Collected data entries
== Segment start ==
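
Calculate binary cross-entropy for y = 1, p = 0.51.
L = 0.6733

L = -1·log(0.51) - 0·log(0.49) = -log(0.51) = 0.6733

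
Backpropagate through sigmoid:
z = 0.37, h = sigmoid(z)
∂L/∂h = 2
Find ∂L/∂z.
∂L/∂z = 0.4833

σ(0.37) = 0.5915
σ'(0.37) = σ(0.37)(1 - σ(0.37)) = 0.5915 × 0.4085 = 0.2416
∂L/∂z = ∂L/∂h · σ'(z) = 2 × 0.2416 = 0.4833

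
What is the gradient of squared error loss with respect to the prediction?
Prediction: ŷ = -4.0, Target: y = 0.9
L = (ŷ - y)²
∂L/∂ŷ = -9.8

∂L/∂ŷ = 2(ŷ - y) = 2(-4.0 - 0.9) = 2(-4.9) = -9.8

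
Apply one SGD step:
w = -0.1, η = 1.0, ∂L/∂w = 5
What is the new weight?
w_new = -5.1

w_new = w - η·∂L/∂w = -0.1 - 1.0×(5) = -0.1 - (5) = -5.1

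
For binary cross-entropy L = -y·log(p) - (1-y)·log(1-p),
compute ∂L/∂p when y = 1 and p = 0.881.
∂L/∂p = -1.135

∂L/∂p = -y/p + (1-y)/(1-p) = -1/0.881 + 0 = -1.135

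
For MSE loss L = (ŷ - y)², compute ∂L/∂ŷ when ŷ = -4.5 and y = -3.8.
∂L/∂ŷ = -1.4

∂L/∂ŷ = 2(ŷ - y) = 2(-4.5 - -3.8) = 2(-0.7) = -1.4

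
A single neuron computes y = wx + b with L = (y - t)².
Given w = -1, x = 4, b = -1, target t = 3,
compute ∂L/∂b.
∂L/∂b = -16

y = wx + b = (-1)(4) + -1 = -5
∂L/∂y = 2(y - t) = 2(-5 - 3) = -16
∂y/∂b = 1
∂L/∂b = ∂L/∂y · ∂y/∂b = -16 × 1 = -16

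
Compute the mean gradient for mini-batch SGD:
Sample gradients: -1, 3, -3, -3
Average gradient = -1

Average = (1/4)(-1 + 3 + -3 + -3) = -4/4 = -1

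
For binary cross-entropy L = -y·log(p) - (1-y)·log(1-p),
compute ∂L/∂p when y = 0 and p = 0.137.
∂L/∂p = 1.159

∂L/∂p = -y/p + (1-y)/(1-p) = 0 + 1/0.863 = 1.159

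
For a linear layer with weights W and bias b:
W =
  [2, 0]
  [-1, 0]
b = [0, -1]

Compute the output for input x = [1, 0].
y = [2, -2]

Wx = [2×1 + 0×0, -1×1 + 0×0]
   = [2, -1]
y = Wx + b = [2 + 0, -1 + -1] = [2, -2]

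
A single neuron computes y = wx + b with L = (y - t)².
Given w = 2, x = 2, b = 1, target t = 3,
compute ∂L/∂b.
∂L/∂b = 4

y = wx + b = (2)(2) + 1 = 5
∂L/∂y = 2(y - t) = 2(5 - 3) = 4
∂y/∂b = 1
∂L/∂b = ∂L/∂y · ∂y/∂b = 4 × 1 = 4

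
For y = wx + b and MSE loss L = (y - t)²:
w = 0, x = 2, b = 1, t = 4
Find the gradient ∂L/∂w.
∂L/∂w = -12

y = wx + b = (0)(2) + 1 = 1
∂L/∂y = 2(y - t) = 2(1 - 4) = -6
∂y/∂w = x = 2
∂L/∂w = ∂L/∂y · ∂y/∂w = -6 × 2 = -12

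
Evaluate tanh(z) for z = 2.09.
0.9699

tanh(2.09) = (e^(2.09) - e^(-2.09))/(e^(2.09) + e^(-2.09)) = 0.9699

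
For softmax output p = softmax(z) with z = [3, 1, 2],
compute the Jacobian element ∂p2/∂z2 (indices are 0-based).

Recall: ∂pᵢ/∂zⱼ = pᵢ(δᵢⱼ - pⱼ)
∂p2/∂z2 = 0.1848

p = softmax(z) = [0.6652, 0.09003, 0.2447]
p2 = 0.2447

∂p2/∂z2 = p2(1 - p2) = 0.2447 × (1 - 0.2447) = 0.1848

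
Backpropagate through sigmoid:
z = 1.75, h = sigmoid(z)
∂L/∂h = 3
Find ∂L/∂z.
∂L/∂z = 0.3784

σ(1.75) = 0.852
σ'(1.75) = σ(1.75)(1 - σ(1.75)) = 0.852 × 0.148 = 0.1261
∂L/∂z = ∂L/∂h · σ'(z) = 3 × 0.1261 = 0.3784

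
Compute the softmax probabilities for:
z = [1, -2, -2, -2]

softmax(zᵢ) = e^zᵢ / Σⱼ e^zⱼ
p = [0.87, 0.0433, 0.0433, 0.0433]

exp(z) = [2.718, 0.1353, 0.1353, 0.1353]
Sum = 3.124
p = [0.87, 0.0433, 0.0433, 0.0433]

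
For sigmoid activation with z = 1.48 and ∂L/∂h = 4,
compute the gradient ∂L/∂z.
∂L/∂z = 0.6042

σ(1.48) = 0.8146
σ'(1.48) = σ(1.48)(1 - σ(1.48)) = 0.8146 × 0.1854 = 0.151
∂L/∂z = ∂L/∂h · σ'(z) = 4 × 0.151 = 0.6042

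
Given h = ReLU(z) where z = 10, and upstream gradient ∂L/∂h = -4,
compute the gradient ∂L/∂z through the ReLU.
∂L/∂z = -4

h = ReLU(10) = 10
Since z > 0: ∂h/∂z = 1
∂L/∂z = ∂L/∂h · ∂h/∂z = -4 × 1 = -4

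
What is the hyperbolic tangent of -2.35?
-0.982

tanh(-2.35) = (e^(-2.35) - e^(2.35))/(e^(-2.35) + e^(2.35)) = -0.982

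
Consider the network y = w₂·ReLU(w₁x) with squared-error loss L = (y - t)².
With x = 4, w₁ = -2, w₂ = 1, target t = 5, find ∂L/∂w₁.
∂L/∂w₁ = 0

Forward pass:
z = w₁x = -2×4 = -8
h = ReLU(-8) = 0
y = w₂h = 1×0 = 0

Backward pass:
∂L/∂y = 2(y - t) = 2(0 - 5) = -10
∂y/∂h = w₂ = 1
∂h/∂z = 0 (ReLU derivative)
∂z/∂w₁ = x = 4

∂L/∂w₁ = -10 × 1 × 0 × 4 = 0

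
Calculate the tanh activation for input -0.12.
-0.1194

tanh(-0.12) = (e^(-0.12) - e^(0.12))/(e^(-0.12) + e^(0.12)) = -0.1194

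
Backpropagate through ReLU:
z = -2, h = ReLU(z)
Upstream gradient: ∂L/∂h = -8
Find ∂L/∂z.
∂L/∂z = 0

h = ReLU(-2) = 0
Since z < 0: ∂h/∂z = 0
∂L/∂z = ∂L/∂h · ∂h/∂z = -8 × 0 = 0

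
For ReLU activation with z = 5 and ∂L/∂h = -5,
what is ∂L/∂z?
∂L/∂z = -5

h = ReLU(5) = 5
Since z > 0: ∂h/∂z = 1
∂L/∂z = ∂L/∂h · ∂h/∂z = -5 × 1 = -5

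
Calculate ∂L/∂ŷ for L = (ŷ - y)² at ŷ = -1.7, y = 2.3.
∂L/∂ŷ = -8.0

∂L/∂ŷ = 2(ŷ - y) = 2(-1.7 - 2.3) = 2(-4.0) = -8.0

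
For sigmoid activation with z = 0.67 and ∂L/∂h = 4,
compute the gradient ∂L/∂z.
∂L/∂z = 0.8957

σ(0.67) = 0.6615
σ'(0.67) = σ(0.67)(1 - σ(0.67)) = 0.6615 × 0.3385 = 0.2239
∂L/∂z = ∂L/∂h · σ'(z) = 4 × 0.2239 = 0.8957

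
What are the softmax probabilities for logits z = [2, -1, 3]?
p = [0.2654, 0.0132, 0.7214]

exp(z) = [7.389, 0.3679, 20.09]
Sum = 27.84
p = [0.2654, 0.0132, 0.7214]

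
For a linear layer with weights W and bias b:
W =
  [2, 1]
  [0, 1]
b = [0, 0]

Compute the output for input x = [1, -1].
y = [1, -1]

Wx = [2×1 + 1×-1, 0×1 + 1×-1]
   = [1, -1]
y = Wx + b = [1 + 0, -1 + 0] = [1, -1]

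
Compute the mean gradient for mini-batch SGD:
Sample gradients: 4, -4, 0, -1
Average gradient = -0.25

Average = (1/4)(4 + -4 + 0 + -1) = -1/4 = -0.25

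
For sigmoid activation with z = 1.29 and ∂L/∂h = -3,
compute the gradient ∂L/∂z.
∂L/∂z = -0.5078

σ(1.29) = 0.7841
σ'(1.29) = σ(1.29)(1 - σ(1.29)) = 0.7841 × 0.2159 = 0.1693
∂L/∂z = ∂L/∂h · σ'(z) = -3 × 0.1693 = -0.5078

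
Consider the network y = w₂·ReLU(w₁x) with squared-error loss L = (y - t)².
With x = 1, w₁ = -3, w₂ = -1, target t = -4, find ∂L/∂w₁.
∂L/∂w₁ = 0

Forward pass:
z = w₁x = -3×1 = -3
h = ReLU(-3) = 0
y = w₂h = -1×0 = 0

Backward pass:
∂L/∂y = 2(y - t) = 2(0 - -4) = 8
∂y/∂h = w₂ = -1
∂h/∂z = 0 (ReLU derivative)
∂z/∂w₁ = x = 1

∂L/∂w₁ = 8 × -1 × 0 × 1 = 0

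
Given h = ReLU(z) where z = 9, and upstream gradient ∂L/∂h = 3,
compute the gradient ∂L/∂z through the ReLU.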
== Segment end ==
Copy exactly the lines above, from the one containing "For ReLU activation" through the very last line.

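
For ReLU activation with z = 5 and ∂L/∂h = -5,
what is ∂L/∂z?
∂L/∂z = -5

h = ReLU(5) = 5
Since z > 0: ∂h/∂z = 1
∂L/∂z = ∂L/∂h · ∂h/∂z = -5 × 1 = -5

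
Calculate ∂L/∂ŷ for L = (ŷ - y)² at ŷ = -1.7, y = 2.3.
∂L/∂ŷ = -8.0

∂L/∂ŷ = 2(ŷ - y) = 2(-1.7 - 2.3) = 2(-4.0) = -8.0

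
For sigmoid activation with z = 0.67 and ∂L/∂h = 4,
compute the gradient ∂L/∂z.
∂L/∂z = 0.8957

σ(0.67) = 0.6615
σ'(0.67) = σ(0.67)(1 - σ(0.67)) = 0.6615 × 0.3385 = 0.2239
∂L/∂z = ∂L/∂h · σ'(z) = 4 × 0.2239 = 0.8957

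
What are the softmax probabilities for logits z = [2, -1, 3]?
p = [0.2654, 0.0132, 0.7214]

exp(z) = [7.389, 0.3679, 20.09]
Sum = 27.84
p = [0.2654, 0.0132, 0.7214]

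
For a linear layer with weights W and bias b:
W =
  [2, 1]
  [0, 1]
b = [0, 0]

Compute the output for input x = [1, -1].
y = [1, -1]

Wx = [2×1 + 1×-1, 0×1 + 1×-1]
   = [1, -1]
y = Wx + b = [1 + 0, -1 + 0] = [1, -1]

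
Compute the mean gradient for mini-batch SGD:
Sample gradients: 4, -4, 0, -1
Average gradient = -0.25

Average = (1/4)(4 + -4 + 0 + -1) = -1/4 = -0.25

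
For sigmoid activation with z = 1.29 and ∂L/∂h = -3,
compute the gradient ∂L/∂z.
∂L/∂z = -0.5078

σ(1.29) = 0.7841
σ'(1.29) = σ(1.29)(1 - σ(1.29)) = 0.7841 × 0.2159 = 0.1693
∂L/∂z = ∂L/∂h · σ'(z) = -3 × 0.1693 = -0.5078

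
Consider the network y = w₂·ReLU(w₁x) with squared-error loss L = (y - t)².
With x = 1, w₁ = -3, w₂ = -1, target t = -4, find ∂L/∂w₁.
∂L/∂w₁ = 0

Forward pass:
z = w₁x = -3×1 = -3
h = ReLU(-3) = 0
y = w₂h = -1×0 = 0

Backward pass:
∂L/∂y = 2(y - t) = 2(0 - -4) = 8
∂y/∂h = w₂ = -1
∂h/∂z = 0 (ReLU derivative)
∂z/∂w₁ = x = 1

∂L/∂w₁ = 8 × -1 × 0 × 1 = 0

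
Given h = ReLU(z) where z = 9, and upstream gradient ∂L/∂h = 3,
compute the gradient ∂L/∂z through the ReLU.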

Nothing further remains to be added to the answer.